■ Activity
Pick every line from the data that holds the word "gripper".
====== Records provided ======
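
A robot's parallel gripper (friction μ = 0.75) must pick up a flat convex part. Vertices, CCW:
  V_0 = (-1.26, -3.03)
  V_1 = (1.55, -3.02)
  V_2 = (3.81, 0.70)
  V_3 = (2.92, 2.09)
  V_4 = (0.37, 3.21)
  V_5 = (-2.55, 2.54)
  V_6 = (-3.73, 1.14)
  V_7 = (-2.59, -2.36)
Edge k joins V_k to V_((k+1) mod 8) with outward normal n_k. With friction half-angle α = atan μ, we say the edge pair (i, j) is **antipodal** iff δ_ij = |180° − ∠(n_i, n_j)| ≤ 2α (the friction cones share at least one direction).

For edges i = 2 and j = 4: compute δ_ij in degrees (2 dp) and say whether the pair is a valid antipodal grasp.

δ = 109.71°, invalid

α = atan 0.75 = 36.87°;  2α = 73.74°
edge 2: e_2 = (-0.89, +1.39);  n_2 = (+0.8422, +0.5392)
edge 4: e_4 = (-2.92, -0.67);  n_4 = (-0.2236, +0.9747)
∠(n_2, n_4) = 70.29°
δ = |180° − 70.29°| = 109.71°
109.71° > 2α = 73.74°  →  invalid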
======
====== Records provided ======
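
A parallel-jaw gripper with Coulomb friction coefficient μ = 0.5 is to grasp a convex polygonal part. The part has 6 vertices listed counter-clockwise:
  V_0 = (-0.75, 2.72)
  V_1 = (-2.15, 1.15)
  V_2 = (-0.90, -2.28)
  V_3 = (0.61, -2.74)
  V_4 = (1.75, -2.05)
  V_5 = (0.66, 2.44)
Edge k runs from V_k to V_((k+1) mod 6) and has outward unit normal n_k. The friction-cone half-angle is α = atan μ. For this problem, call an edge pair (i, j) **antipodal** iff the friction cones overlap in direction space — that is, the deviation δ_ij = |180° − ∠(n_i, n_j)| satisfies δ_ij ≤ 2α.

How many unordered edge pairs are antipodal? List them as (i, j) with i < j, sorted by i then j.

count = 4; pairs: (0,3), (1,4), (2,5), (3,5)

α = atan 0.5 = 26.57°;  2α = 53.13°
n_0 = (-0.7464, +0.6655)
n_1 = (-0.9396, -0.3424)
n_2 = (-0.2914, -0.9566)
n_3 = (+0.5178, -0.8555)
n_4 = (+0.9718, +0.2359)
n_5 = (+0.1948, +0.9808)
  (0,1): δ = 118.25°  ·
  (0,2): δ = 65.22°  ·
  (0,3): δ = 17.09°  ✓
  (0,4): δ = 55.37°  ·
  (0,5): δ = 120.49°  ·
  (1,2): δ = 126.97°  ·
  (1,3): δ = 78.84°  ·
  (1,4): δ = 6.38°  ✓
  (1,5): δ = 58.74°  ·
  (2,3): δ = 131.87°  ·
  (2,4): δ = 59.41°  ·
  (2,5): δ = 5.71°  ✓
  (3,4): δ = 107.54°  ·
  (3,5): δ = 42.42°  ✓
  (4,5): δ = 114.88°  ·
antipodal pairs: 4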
======
■ Exercise response
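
A robot's parallel gripper (friction μ = 0.75) must pick up a flat convex part. Vertices, CCW:
A parallel-jaw gripper with Coulomb friction coefficient μ = 0.5 is to grasp a convex polygonal part. The part has 6 vertices listed counter-clockwise: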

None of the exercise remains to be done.